§ Extracted data
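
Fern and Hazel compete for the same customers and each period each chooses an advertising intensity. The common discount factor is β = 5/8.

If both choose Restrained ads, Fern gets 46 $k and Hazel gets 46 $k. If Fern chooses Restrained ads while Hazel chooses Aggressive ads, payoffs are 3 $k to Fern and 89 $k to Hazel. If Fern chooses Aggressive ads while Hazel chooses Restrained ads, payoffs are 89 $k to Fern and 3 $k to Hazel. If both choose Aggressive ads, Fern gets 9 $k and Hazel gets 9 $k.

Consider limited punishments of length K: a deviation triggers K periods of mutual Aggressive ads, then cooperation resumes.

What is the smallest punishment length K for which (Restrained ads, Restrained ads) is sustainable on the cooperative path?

IC: β(1−β^K)/(1−β) ≥ (89−46)/(46−9) = 43/37.
With β = 5/8: need 1 − β^K ≥ 43/37·(1−5/8)/(5/8), i.e. β^K ≤ 0.3027.
Since (5/8)^2 = 0.3906 and (5/8)^3 = 0.2441, the smallest such K is 3.

3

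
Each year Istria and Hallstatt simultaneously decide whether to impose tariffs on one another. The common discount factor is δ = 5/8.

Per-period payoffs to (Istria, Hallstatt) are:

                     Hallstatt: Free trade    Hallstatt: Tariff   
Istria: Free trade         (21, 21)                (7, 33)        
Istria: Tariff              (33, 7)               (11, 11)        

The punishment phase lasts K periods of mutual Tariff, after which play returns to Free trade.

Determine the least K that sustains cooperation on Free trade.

3

No profitable deviation requires (21−11)(δ+…+δ^K) ≥ 33−21, i.e. δ+…+δ^K ≥ 6/5 ≈ 1.2000.
With δ = 5/8, the partial sums are K=1: 0.6250, K=2: 1.0156, K=3: 1.2598.
K = 3 is the first length at which the sum reaches 1.2000.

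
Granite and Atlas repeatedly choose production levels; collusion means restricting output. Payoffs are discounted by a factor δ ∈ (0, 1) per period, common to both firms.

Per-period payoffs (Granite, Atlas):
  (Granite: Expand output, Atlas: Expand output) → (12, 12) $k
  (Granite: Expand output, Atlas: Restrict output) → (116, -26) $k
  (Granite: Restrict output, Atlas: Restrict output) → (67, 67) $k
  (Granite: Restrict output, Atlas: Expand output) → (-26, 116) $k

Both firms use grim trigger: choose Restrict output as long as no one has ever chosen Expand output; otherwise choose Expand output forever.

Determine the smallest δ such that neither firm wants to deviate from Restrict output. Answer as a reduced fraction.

49/104

67/(1−δ) ≥ 116 + 12δ/(1−δ)
67 ≥ 116 − 104δ
δ ≥ 49/104.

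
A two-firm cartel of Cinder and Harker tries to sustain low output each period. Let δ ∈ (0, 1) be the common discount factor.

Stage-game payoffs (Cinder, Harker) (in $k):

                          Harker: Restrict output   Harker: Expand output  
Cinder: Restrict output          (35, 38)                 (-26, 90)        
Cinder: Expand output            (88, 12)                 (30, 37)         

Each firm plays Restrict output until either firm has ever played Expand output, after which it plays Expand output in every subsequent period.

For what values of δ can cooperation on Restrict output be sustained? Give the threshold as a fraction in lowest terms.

Cinder's threshold: (88−35)/(88−30) = 53/58.
Harker's threshold: (90−38)/(90−37) = 52/53.
53/58 < 52/53, so Harker binds and δ* = 52/53.

52/53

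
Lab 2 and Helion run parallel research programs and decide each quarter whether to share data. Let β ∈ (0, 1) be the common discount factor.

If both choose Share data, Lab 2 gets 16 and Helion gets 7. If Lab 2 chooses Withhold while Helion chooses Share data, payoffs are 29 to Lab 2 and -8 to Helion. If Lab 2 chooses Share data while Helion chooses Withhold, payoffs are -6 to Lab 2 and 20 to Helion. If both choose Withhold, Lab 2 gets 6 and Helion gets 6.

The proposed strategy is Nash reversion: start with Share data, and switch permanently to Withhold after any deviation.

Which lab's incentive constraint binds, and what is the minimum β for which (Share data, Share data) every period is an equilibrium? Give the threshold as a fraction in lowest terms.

Helion; β ≥ 13/14

Lab 2: cooperation gives 16 each period; deviation gives 29 once then 6 forever.
  16/(1−β) ≥ 29 + 6β/(1−β) ⇒ β ≥ 13/23.
Helion: cooperation gives 7 each period; deviation gives 20 once then 6 forever.
  β ≥ 13/14.
Both must hold, so the binding constraint is Helion's: β ≥ 13/14.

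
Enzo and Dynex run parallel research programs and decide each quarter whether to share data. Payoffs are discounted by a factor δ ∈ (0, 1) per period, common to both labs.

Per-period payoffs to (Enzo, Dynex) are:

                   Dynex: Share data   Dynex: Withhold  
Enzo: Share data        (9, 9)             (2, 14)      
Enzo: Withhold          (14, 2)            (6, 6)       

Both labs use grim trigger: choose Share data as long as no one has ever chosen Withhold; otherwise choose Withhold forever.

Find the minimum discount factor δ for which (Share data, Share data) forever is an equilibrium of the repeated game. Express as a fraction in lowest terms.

One-period gain from deviating is 14 − 9 = 5. The loss is 9 − 6 = 3 in every subsequent period, with present value 3·δ/(1−δ).
Deviation is unprofitable when 3·δ/(1−δ) ≥ 5, i.e. δ/(1−δ) ≥ 5/3.
Equivalently δ ≥ 5/(5+3) = 5/8.

5/8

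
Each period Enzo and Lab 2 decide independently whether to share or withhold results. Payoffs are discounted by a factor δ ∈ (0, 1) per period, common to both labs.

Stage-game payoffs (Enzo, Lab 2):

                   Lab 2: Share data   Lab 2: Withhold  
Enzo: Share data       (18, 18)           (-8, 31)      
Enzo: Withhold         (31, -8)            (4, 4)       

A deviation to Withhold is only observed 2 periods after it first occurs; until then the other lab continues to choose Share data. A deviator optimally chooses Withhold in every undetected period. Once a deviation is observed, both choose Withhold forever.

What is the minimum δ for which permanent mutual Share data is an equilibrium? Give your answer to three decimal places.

0.694

Deviating for the 2 undetected periods gains 31−18 = 13 per period over cooperation, then loses 18−4 = 14 per period forever once punishment starts.
Gain: 13(1 + δ + … + δ^1); loss: 14·δ^2/(1−δ).
No profitable deviation ⇔ 13(1−δ^2) ≤ 14·δ^2, i.e. δ^2 ≥ 13/(13+14) = 13/27.
Hence δ ≥ (13/27)^(1/2) ≈ 0.694.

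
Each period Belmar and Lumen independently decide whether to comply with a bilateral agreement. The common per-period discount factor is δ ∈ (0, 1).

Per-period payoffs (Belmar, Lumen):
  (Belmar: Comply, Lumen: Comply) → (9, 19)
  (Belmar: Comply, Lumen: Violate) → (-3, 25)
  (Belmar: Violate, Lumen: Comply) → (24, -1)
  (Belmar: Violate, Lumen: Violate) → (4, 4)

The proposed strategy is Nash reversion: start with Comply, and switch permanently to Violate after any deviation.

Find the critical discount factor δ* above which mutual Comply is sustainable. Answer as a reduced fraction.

3/4

Belmar: cooperation gives 9 each period; deviation gives 24 once then 4 forever.
  9/(1−δ) ≥ 24 + 4δ/(1−δ) ⇒ δ ≥ 15/20 = 3/4.
Lumen: cooperation gives 19 each period; deviation gives 25 once then 4 forever.
  δ ≥ 6/21 = 2/7.
Both must hold, so the binding constraint is Belmar's: δ ≥ 3/4.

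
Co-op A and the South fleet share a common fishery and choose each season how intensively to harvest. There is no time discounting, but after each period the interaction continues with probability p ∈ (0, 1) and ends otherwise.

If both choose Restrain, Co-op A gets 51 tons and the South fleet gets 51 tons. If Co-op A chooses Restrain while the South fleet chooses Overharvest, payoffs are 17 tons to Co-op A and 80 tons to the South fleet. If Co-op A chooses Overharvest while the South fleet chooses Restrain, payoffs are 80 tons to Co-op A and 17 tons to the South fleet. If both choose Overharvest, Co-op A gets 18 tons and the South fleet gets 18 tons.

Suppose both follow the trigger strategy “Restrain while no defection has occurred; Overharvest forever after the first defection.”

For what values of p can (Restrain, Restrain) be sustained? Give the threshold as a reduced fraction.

29/62

With no time discounting, the continuation probability p plays the role of the discount factor.
Grim-trigger IC: 51/(1−p) ≥ 80 + 18p/(1−p) ⇒ p ≥ (80−51)/(80−18) = 29/62.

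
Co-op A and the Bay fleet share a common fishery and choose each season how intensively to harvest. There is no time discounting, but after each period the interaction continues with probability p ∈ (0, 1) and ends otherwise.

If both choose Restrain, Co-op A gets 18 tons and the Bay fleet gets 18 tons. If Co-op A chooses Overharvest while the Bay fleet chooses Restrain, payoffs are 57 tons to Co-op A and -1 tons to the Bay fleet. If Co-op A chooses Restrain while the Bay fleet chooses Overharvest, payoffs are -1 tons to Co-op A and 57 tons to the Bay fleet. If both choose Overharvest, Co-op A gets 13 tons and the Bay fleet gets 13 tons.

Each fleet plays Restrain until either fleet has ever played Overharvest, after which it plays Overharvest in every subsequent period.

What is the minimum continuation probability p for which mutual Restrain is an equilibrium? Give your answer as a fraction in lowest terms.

With no time discounting, the continuation probability p plays the role of the discount factor.
Grim-trigger IC: 18/(1−p) ≥ 57 + 13p/(1−p) ⇒ p ≥ (57−18)/(57−13) = 39/44.

39/44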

§ Exercise aim
Go to the line in the material above that contains "Per-period payoffs to (Istria, Hallstatt)" and copy exactly from there through the line that contains "Cinder: Expand output", stopping after it.

§ Written solution
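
Per-period payoffs to (Istria, Hallstatt) are:

                     Hallstatt: Free trade    Hallstatt: Tariff   
Istria: Free trade         (21, 21)                (7, 33)        
Istria: Tariff              (33, 7)               (11, 11)        

The punishment phase lasts K periods of mutual Tariff, after which play returns to Free trade.

Determine the least K that sustains cooperation on Free trade.

3

No profitable deviation requires (21−11)(δ+…+δ^K) ≥ 33−21, i.e. δ+…+δ^K ≥ 6/5 ≈ 1.2000.
With δ = 5/8, the partial sums are K=1: 0.6250, K=2: 1.0156, K=3: 1.2598.
K = 3 is the first length at which the sum reaches 1.2000.

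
Granite and Atlas repeatedly choose production levels; collusion means restricting output. Payoffs are discounted by a factor δ ∈ (0, 1) per period, common to both firms.

Per-period payoffs (Granite, Atlas):
  (Granite: Expand output, Atlas: Expand output) → (12, 12) $k
  (Granite: Expand output, Atlas: Restrict output) → (116, -26) $k
  (Granite: Restrict output, Atlas: Restrict output) → (67, 67) $k
  (Granite: Restrict output, Atlas: Expand output) → (-26, 116) $k

Both firms use grim trigger: choose Restrict output as long as no one has ever chosen Expand output; otherwise choose Expand output forever.

Determine the smallest δ such that neither firm wants to deviate from Restrict output. Answer as a reduced fraction.

49/104

67/(1−δ) ≥ 116 + 12δ/(1−δ)
67 ≥ 116 − 104δ
δ ≥ 49/104.

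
A two-firm cartel of Cinder and Harker tries to sustain low output each period. Let δ ∈ (0, 1) be the common discount factor.

Stage-game payoffs (Cinder, Harker) (in $k):

                          Harker: Restrict output   Harker: Expand output  
Cinder: Restrict output          (35, 38)                 (-26, 90)        
Cinder: Expand output            (88, 12)                 (30, 37)         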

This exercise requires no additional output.